◆ **Activity**
Would you write out, word for word, each line of the records below from the top through the one holding "140 | 940.5 |"?

Excerpts from a dataset:

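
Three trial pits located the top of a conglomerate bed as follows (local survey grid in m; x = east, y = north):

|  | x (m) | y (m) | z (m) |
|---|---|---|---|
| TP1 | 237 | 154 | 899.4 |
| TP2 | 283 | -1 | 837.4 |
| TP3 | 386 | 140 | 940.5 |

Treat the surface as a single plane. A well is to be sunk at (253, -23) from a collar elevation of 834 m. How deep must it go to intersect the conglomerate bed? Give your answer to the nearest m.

Two edge vectors: TP1→TP2 = (46, -155, -62), TP1→TP3 = (149, -14, 41.1).
Normal n = (TP1→TP2) × (TP1→TP3) = (-7238.5, -11128.6, 22451).
So ∂z/∂x = −n_x/n_z = 0.32241 and ∂z/∂y = −n_y/n_z = 0.49568.
Intercept c from TP1: 899.4 − 76.41 − 76.34 = 746.65.
At (253, -23): z_contact = 81.6 − 11.4 + 746.65 = 816.8 m.
Depth below ground = 834 − 816.8 = 17 m.

17 m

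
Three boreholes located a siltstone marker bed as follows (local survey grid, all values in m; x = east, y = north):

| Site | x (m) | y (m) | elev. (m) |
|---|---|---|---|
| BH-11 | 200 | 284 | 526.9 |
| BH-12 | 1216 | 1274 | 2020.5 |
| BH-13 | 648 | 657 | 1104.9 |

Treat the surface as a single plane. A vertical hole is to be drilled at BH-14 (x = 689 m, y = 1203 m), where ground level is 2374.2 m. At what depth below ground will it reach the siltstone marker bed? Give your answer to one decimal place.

Two edge vectors: BH-11→BH-12 = (1016, 990, 1493.6), BH-11→BH-13 = (448, 373, 578).
Normal n = (BH-11→BH-12) × (BH-11→BH-13) = (15107.2, 81884.8, -64552).
So ∂z/∂x = −n_x/n_z = 0.234031 and ∂z/∂y = −n_y/n_z = 1.268509.
Intercept c from BH-11: 526.9 − 46.81 − 360.26 = 119.84.
At (689, 1203): z_contact = 161.25 + 1526.02 + 119.84 = 1807.10 m.
Depth below ground = 2374.2 − 1807.10 = 567.1 m.

567.1 m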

◆ **Answer for the task**
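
Three trial pits located the top of a conglomerate bed as follows (local survey grid in m; x = east, y = north):

|  | x (m) | y (m) | z (m) |
|---|---|---|---|
| TP1 | 237 | 154 | 899.4 |
| TP2 | 283 | -1 | 837.4 |
| TP3 | 386 | 140 | 940.5 |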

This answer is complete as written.